Work item: All of the data below is to be written out again exactly.
== == ==
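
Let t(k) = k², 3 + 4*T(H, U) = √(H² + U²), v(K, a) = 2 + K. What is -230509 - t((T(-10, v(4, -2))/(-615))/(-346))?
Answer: -33399525284182109/144894669120 + √34/60372778800 ≈ -2.3051e+5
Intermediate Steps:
T(H, U) = -¾ + √(H² + U²)/4
-230509 - t((T(-10, v(4, -2))/(-615))/(-346)) = -230509 - (((-¾ + √((-10)² + (2 + 4)²)/4)/(-615))/(-346))² = -230509 - (((-¾ + √(100 + 6²)/4)*(-1/615))*(-1/346))² = -230509 - (((-¾ + √(100 + 36)/4)*(-1/615))*(-1/346))² = -230509 - (((-¾ + √136/4)*(-1/615))*(-1/346))² = -230509 - (((-¾ + (2*√34)/4)*(-1/615))*(-1/346))² = -230509 - (((-¾ + √34/2)*(-1/615))*(-1/346))² = -230509 - ((1/820 - √34/1230)*(-1/346))² = -230509 - (-1/283720 + √34/425580)²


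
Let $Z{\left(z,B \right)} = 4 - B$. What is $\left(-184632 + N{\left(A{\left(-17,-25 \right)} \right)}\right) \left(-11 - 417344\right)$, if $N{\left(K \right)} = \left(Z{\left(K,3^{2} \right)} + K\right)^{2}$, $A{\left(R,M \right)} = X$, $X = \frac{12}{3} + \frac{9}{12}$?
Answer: $\frac{1232912996405}{16} \approx 7.7057 \cdot 10^{10}$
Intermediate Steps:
$X = \frac{19}{4}$ ($X = 12 \cdot \frac{1}{3} + 9 \cdot \frac{1}{12} = 4 + \frac{3}{4} = \frac{19}{4} \approx 4.75$)
$A{\left(R,M \right)} = \frac{19}{4}$
$N{\left(K \right)} = \left(-5 + K\right)^{2}$ ($N{\left(K \right)} = \left(\left(4 - 3^{2}\right) + K\right)^{2} = \left(\left(4 - 9\right) + K\right)^{2} = \left(-5 + K\right)^{2}$)
$\left(-184632 + N{\left(A{\left(-17,-25 \right)} \right)}\right) \left(-11 - 417344\right) = \left(-184632 + \left(-5 + \frac{19}{4}\right)^{2}\right) \left(-11 - 417344\right) = \left(-184632 + \left(- \frac{1}{4}\right)^{2}\right) \left(-417355\right) = \left(-184632 + \frac{1}{16}\right) \left(-417355\right) = \left(- \frac{2954111}{16}\right) \left(-417355\right) = \frac{1232912996405}{16}$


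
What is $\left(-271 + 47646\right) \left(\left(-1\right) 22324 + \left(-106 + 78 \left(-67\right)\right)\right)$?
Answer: $-1310203000$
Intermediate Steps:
$\left(-271 + 47646\right) \left(\left(-1\right) 22324 + \left(-106 + 78 \left(-67\right)\right)\right) = 47375 \left(-22324 - 5332\right) = 47375 \left(-27656\right) = -1310203000$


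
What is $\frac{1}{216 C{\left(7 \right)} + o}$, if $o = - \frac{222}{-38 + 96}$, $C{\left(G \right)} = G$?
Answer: $\frac{29}{43737} \approx 0.00066305$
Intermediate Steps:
$o = - \frac{111}{29}$ ($o = - \frac{222}{58} = \left(-222\right) \frac{1}{58} = - \frac{111}{29} \approx -3.8276$)
$\frac{1}{216 C{\left(7 \right)} + o} = \frac{1}{216 \cdot 7 - \frac{111}{29}} = \frac{1}{1512 - \frac{111}{29}} = \frac{1}{\frac{43737}{29}} = \frac{29}{43737}$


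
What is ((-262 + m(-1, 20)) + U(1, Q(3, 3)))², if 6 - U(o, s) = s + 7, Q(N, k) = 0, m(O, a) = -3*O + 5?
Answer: 65025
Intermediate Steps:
m(O, a) = 5 - 3*O
U(o, s) = -1 - s (U(o, s) = 6 - (s + 7) = 6 - (7 + s) = 6 + (-7 - s) = -1 - s)
((-262 + m(-1, 20)) + U(1, Q(3, 3)))² = ((-262 + (5 - 3*(-1))) + (-1 - 1*0))² = ((-262 + (5 + 3)) + (-1 + 0))² = ((-262 + 8) - 1)² = (-254 - 1)² = (-255)² = 65025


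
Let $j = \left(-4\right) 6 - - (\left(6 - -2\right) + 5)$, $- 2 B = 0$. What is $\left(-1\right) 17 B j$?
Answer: $0$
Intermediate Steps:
$B = 0$ ($B = \left(- \frac{1}{2}\right) 0 = 0$)
$j = -11$ ($j = -24 - - (\left(6 + 2\right) + 5) = -24 - - (8 + 5) = -24 - \left(-1\right) 13 = -24 - -13 = -24 + 13 = -11$)
$\left(-1\right) 17 B j = \left(-1\right) 17 \cdot 0 \left(-11\right) = \left(-17\right) 0 \left(-11\right) = 0 \left(-11\right) = 0$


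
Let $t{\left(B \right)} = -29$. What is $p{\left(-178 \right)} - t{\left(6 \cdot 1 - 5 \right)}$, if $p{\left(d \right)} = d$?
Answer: $-149$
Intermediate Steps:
$p{\left(-178 \right)} - t{\left(6 \cdot 1 - 5 \right)} = -178 - -29 = -178 + 29 = -149$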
== == ==
Answer section:
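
Let t(k) = k², 3 + 4*T(H, U) = √(H² + U²), v(K, a) = 2 + K. What is -230509 - t((T(-10, v(4, -2))/(-615))/(-346))?
Answer: -33399525284182109/144894669120 + √34/60372778800 ≈ -2.3051e+5
Intermediate Steps:
T(H, U) = -¾ + √(H² + U²)/4
-230509 - t((T(-10, v(4, -2))/(-615))/(-346)) = -230509 - (((-¾ + √((-10)² + (2 + 4)²)/4)/(-615))/(-346))² = -230509 - (((-¾ + √(100 + 6²)/4)*(-1/615))*(-1/346))² = -230509 - (((-¾ + √(100 + 36)/4)*(-1/615))*(-1/346))² = -230509 - (((-¾ + √136/4)*(-1/615))*(-1/346))² = -230509 - (((-¾ + (2*√34)/4)*(-1/615))*(-1/346))² = -230509 - (((-¾ + √34/2)*(-1/615))*(-1/346))² = -230509 - ((1/820 - √34/1230)*(-1/346))² = -230509 - (-1/283720 + √34/425580)²


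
Let $Z{\left(z,B \right)} = 4 - B$. What is $\left(-184632 + N{\left(A{\left(-17,-25 \right)} \right)}\right) \left(-11 - 417344\right)$, if $N{\left(K \right)} = \left(Z{\left(K,3^{2} \right)} + K\right)^{2}$, $A{\left(R,M \right)} = X$, $X = \frac{12}{3} + \frac{9}{12}$?
Answer: $\frac{1232912996405}{16} \approx 7.7057 \cdot 10^{10}$
Intermediate Steps:
$X = \frac{19}{4}$ ($X = 12 \cdot \frac{1}{3} + 9 \cdot \frac{1}{12} = 4 + \frac{3}{4} = \frac{19}{4} \approx 4.75$)
$A{\left(R,M \right)} = \frac{19}{4}$
$N{\left(K \right)} = \left(-5 + K\right)^{2}$ ($N{\left(K \right)} = \left(\left(4 - 3^{2}\right) + K\right)^{2} = \left(\left(4 - 9\right) + K\right)^{2} = \left(-5 + K\right)^{2}$)
$\left(-184632 + N{\left(A{\left(-17,-25 \right)} \right)}\right) \left(-11 - 417344\right) = \left(-184632 + \left(-5 + \frac{19}{4}\right)^{2}\right) \left(-11 - 417344\right) = \left(-184632 + \left(- \frac{1}{4}\right)^{2}\right) \left(-417355\right) = \left(-184632 + \frac{1}{16}\right) \left(-417355\right) = \left(- \frac{2954111}{16}\right) \left(-417355\right) = \frac{1232912996405}{16}$


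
What is $\left(-271 + 47646\right) \left(\left(-1\right) 22324 + \left(-106 + 78 \left(-67\right)\right)\right)$?
Answer: $-1310203000$
Intermediate Steps:
$\left(-271 + 47646\right) \left(\left(-1\right) 22324 + \left(-106 + 78 \left(-67\right)\right)\right) = 47375 \left(-22324 - 5332\right) = 47375 \left(-27656\right) = -1310203000$


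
What is $\frac{1}{216 C{\left(7 \right)} + o}$, if $o = - \frac{222}{-38 + 96}$, $C{\left(G \right)} = G$?
Answer: $\frac{29}{43737} \approx 0.00066305$
Intermediate Steps:
$o = - \frac{111}{29}$ ($o = - \frac{222}{58} = \left(-222\right) \frac{1}{58} = - \frac{111}{29} \approx -3.8276$)
$\frac{1}{216 C{\left(7 \right)} + o} = \frac{1}{216 \cdot 7 - \frac{111}{29}} = \frac{1}{1512 - \frac{111}{29}} = \frac{1}{\frac{43737}{29}} = \frac{29}{43737}$


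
What is ((-262 + m(-1, 20)) + U(1, Q(3, 3)))², if 6 - U(o, s) = s + 7, Q(N, k) = 0, m(O, a) = -3*O + 5?
Answer: 65025
Intermediate Steps:
m(O, a) = 5 - 3*O
U(o, s) = -1 - s (U(o, s) = 6 - (s + 7) = 6 - (7 + s) = 6 + (-7 - s) = -1 - s)
((-262 + m(-1, 20)) + U(1, Q(3, 3)))² = ((-262 + (5 - 3*(-1))) + (-1 - 1*0))² = ((-262 + (5 + 3)) + (-1 + 0))² = ((-262 + 8) - 1)² = (-254 - 1)² = (-255)² = 65025


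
Let $j = \left(-4\right) 6 - - (\left(6 - -2\right) + 5)$, $- 2 B = 0$. What is $\left(-1\right) 17 B j$?
Answer: $0$
Intermediate Steps:
$B = 0$ ($B = \left(- \frac{1}{2}\right) 0 = 0$)
$j = -11$ ($j = -24 - - (\left(6 + 2\right) + 5) = -24 - - (8 + 5) = -24 - \left(-1\right) 13 = -24 - -13 = -24 + 13 = -11$)
$\left(-1\right) 17 B j = \left(-1\right) 17 \cdot 0 \left(-11\right) = \left(-17\right) 0 \left(-11\right) = 0 \left(-11\right) = 0$


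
Let $t{\left(B \right)} = -29$. What is $p{\left(-178 \right)} - t{\left(6 \cdot 1 - 5 \right)}$, if $p{\left(d \right)} = d$?
Answer: $-149$
Intermediate Steps:
$p{\left(-178 \right)} - t{\left(6 \cdot 1 - 5 \right)} = -178 - -29 = -178 + 29 = -149$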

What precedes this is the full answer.